### Exercise details
Which lines in the data below contain the word "DataFrame"? Copy each of them.

### Working data
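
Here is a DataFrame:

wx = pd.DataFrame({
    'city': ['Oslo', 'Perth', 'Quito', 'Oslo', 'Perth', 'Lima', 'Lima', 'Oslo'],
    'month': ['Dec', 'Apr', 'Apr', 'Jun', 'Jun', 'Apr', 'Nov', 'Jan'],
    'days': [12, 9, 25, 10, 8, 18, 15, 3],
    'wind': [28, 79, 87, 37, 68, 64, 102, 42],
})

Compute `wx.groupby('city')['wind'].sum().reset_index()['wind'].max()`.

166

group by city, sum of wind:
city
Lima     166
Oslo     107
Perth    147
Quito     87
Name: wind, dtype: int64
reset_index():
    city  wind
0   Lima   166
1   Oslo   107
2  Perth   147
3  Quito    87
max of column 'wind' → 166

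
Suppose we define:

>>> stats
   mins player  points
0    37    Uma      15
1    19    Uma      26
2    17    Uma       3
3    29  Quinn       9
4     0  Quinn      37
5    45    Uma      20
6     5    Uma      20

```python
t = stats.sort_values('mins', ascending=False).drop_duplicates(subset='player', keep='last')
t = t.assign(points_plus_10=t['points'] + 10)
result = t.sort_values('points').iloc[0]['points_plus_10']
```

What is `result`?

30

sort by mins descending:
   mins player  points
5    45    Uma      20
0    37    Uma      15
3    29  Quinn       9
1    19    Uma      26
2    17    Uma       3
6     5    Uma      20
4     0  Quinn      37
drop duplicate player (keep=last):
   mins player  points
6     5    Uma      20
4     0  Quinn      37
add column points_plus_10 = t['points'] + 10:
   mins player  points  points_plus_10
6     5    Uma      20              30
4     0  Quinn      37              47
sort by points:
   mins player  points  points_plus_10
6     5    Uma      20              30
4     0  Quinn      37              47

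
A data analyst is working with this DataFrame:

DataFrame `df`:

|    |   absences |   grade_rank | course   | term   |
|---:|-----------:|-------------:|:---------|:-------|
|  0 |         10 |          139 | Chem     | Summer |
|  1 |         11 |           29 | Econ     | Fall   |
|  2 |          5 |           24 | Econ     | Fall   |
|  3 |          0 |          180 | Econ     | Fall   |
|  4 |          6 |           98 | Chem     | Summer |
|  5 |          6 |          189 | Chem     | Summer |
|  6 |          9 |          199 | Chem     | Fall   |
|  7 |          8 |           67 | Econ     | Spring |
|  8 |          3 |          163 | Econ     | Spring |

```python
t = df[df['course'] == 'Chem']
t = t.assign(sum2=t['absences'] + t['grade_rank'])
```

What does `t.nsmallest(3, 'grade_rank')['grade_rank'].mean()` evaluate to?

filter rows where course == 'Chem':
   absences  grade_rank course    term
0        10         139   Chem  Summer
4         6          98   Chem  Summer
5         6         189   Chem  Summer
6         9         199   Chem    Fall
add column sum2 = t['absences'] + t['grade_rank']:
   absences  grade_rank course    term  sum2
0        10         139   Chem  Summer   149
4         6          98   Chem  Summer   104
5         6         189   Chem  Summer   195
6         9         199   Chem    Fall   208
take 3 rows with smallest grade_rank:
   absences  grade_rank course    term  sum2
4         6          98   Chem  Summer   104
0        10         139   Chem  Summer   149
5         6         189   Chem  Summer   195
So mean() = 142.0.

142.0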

### Response area
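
Here is a DataFrame:
wx = pd.DataFrame({
A data analyst is working with this DataFrame:
DataFrame `df`: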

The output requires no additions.